| Task statement |
What lines below include the word "parameters"? Copy each one.

═════ Dataset records

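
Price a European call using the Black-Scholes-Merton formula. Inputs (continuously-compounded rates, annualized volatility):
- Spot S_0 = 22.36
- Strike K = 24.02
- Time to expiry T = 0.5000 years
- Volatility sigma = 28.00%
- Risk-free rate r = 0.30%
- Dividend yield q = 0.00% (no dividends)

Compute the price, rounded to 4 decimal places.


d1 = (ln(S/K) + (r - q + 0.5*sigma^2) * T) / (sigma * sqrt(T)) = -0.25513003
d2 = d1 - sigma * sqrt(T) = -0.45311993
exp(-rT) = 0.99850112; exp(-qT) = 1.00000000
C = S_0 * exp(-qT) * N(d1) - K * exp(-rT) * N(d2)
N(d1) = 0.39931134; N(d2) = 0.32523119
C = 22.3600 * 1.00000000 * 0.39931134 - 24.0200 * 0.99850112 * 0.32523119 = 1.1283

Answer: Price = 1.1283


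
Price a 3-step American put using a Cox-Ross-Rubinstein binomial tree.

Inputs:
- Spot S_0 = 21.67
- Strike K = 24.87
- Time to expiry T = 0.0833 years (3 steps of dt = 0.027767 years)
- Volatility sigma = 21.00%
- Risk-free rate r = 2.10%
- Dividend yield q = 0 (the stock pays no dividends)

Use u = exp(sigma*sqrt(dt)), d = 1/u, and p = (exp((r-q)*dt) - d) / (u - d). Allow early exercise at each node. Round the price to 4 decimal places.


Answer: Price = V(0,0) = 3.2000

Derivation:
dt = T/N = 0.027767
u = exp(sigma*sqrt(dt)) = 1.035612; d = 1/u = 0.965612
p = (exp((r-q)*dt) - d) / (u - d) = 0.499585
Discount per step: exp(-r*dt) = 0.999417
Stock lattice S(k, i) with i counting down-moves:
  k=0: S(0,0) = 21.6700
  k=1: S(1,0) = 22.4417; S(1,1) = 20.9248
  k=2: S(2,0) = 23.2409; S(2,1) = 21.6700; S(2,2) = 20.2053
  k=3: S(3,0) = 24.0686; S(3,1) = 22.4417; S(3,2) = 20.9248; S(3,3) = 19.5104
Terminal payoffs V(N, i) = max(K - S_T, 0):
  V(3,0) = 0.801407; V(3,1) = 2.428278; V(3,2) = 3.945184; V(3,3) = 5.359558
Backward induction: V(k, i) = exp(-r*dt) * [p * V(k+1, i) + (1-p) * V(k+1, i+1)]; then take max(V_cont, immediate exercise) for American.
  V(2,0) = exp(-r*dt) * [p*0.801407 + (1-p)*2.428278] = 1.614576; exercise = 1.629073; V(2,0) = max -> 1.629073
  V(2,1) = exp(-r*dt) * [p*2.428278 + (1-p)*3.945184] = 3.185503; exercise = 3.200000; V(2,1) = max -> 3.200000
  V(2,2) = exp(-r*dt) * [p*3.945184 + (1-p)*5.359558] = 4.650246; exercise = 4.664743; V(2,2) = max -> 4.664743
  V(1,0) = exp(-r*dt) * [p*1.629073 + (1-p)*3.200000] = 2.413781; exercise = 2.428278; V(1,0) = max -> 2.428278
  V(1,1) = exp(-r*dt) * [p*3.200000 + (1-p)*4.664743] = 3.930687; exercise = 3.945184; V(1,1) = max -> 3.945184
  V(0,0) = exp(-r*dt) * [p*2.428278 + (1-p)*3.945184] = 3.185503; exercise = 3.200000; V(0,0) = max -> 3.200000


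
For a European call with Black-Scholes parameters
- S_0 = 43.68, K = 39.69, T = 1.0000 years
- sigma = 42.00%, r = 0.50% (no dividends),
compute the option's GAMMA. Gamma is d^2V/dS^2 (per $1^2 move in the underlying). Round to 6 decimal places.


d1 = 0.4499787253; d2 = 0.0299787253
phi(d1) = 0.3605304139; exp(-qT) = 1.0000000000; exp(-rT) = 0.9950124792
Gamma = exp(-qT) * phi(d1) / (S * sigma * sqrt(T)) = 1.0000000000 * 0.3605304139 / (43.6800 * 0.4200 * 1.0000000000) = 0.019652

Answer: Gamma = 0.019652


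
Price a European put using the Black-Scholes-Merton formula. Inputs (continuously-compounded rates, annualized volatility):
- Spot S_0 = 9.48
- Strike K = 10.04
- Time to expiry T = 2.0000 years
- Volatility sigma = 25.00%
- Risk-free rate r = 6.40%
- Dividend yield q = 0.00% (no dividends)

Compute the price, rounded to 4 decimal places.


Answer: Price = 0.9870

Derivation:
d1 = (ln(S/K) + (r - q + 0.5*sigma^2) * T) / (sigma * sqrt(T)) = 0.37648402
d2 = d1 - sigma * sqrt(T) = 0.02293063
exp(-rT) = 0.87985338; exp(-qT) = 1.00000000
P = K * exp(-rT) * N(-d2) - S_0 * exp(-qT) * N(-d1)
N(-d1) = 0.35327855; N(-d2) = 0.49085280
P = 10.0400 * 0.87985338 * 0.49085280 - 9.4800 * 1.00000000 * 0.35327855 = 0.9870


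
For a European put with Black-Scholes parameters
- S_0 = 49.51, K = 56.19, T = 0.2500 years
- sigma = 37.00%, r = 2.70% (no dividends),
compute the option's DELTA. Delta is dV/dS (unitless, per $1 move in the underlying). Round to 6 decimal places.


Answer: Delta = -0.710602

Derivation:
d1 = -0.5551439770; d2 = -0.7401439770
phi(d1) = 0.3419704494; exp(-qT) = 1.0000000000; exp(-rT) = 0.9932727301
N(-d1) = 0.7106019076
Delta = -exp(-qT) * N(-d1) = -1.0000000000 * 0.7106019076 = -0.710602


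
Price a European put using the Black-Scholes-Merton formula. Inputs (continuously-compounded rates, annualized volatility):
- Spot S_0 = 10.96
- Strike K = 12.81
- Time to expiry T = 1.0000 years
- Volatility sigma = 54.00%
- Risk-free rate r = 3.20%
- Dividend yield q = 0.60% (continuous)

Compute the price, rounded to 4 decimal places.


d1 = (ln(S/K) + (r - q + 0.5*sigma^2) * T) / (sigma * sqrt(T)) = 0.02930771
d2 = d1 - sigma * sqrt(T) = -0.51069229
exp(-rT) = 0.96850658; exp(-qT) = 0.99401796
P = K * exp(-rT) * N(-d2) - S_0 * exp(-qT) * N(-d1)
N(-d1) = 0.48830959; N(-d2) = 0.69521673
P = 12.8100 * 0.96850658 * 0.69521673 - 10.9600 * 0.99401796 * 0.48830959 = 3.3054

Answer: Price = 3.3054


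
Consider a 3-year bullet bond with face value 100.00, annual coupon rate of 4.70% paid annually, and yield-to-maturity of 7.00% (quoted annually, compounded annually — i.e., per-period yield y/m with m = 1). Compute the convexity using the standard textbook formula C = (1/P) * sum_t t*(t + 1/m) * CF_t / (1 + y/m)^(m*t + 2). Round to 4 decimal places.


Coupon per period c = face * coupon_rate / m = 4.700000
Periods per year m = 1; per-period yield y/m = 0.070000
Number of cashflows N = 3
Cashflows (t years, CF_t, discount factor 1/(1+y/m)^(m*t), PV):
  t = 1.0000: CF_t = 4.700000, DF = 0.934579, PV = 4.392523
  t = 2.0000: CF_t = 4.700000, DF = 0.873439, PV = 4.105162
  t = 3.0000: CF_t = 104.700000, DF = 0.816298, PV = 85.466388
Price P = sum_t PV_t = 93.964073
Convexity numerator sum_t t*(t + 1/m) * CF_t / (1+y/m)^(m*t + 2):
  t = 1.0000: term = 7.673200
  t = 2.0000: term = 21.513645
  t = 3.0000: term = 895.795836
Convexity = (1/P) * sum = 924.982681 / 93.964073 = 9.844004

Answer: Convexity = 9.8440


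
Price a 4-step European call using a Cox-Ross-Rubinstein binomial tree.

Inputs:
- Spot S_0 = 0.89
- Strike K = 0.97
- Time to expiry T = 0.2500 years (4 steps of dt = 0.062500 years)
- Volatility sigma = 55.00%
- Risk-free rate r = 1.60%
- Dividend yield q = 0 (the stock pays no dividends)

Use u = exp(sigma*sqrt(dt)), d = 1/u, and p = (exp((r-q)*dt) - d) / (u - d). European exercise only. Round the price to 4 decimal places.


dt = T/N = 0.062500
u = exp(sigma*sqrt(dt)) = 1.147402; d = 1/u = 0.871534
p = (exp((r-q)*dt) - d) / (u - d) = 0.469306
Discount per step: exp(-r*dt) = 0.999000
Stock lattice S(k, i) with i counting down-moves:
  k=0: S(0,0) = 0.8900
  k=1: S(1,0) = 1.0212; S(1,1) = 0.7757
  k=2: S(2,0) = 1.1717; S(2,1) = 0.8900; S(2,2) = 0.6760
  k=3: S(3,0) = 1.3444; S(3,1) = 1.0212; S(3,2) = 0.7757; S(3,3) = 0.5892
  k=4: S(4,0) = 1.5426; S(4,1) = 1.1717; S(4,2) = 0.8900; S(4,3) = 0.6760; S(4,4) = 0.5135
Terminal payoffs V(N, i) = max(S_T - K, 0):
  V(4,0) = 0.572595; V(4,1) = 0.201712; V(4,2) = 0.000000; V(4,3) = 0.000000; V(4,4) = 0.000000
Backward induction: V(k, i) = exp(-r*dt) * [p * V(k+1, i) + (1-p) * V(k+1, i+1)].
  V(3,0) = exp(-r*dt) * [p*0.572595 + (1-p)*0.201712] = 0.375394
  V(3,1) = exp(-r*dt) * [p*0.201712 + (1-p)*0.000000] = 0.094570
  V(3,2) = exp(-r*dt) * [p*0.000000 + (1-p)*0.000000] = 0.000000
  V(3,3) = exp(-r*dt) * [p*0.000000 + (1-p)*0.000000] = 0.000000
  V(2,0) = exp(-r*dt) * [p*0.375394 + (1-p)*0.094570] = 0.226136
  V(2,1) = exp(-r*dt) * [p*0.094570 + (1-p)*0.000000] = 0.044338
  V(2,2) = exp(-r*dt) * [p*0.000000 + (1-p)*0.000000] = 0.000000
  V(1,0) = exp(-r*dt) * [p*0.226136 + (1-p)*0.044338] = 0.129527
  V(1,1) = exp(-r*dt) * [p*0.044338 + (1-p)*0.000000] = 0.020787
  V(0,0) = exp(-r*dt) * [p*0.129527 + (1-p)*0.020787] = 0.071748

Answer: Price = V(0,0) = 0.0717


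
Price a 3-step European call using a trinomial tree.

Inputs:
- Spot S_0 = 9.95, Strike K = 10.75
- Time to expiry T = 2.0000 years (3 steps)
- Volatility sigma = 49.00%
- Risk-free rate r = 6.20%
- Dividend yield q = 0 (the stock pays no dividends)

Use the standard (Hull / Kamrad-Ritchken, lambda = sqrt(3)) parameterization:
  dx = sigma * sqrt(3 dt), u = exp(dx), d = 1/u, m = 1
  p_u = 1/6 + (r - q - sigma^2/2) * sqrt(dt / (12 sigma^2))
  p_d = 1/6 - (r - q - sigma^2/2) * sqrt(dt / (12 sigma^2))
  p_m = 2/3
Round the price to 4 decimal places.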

══════════

| Response box |
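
For a European call with Black-Scholes parameters
For a European put with Black-Scholes parameters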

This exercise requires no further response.